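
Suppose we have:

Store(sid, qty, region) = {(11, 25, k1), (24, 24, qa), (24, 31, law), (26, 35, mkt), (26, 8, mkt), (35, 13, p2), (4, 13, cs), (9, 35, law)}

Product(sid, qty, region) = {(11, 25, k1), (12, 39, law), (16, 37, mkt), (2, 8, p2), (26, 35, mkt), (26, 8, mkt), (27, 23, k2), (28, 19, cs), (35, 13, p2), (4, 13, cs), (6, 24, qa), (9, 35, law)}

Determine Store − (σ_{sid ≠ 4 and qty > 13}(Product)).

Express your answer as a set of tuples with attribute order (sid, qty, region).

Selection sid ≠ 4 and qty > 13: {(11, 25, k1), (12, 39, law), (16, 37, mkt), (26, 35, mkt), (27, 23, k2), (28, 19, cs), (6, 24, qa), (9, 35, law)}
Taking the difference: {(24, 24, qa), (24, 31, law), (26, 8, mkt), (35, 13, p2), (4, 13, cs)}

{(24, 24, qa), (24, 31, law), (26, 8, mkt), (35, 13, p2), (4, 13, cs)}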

__YOUR TASK__: Report every line above that has the string "Product" in it.

__TASK SOLUTION__:
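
Product(sid, qty, region) = {(11, 25, k1), (12, 39, law), (16, 37, mkt), (2, 8, p2), (26, 35, mkt), (26, 8, mkt), (27, 23, k2), (28, 19, cs), (35, 13, p2), (4, 13, cs), (6, 24, qa), (9, 35, law)}
Determine Store − (σ_{sid ≠ 4 and qty > 13}(Product)).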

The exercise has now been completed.